## Records
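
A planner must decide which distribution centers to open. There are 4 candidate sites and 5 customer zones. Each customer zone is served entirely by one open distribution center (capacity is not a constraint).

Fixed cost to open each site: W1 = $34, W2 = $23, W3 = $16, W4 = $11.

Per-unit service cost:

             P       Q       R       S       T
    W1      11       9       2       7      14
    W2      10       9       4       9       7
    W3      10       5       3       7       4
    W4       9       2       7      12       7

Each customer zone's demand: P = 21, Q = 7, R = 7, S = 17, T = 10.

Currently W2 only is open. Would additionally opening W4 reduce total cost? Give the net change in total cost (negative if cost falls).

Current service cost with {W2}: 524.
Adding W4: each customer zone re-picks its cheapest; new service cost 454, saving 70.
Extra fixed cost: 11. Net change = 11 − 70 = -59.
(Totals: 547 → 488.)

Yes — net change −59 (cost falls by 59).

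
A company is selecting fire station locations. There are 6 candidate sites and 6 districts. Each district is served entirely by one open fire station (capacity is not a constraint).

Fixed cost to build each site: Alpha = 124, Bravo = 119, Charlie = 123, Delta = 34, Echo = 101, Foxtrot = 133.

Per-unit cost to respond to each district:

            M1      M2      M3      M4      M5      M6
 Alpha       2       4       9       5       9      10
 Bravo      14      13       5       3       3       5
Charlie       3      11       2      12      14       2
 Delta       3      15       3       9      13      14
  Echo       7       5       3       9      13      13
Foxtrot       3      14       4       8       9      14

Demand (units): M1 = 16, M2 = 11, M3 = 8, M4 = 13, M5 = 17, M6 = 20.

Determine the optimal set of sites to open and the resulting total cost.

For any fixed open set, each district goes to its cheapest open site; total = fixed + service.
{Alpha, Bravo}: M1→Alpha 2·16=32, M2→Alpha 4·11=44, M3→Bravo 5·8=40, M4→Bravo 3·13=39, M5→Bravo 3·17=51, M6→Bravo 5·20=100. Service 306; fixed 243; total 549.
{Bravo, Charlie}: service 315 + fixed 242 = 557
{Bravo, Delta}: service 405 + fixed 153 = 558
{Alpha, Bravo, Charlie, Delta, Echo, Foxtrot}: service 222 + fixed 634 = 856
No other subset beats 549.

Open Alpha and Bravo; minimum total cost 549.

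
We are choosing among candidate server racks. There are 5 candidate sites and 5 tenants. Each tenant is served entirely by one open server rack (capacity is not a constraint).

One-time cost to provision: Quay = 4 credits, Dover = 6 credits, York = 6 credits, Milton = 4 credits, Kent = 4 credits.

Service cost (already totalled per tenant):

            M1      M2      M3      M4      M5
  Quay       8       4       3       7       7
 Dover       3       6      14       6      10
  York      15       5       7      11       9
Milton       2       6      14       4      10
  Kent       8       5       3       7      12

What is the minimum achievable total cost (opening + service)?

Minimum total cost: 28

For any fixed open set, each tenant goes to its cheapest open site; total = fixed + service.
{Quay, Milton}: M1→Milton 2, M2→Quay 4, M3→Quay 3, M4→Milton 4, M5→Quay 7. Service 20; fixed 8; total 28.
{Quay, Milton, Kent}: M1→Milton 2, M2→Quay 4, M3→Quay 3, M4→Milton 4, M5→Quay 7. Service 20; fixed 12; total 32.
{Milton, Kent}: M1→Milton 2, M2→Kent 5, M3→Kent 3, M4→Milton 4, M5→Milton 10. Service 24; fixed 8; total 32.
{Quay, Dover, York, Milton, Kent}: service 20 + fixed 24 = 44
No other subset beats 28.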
...
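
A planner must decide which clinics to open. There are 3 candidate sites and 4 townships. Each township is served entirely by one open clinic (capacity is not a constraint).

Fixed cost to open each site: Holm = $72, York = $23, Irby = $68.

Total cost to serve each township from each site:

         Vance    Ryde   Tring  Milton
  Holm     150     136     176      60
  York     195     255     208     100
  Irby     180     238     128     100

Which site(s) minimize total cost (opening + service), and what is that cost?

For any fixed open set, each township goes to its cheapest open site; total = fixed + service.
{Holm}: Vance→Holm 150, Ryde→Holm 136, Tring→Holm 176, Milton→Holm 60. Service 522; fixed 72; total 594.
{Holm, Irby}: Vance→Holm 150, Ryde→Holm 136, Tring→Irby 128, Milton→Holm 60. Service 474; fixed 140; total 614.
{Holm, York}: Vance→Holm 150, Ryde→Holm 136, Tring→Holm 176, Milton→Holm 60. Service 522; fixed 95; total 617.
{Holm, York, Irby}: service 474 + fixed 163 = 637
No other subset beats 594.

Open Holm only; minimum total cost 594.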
--
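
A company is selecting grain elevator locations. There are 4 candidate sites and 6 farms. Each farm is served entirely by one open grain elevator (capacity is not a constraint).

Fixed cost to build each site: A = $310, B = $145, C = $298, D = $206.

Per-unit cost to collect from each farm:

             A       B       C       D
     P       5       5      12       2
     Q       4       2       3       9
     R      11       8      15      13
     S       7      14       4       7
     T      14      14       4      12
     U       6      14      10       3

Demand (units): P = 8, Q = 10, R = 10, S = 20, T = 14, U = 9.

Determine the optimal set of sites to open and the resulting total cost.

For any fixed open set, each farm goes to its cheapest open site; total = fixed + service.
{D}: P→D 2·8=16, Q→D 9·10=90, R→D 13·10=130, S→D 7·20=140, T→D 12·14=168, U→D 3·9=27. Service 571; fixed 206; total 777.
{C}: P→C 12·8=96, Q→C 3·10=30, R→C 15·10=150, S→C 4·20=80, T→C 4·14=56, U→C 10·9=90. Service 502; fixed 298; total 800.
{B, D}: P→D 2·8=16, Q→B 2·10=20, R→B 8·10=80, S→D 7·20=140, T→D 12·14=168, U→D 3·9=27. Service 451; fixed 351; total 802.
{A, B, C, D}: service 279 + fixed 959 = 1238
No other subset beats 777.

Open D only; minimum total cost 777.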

## Exercise requirements
Looking through the data above, copy out each line in which the string "served" occurs.

## Task response
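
A planner must decide which distribution centers to open. There are 4 candidate sites and 5 customer zones. Each customer zone is served entirely by one open distribution center (capacity is not a constraint).
A company is selecting fire station locations. There are 6 candidate sites and 6 districts. Each district is served entirely by one open fire station (capacity is not a constraint).
We are choosing among candidate server racks. There are 5 candidate sites and 5 tenants. Each tenant is served entirely by one open server rack (capacity is not a constraint).
A planner must decide which clinics to open. There are 3 candidate sites and 4 townships. Each township is served entirely by one open clinic (capacity is not a constraint).
A company is selecting grain elevator locations. There are 4 candidate sites and 6 farms. Each farm is served entirely by one open grain elevator (capacity is not a constraint).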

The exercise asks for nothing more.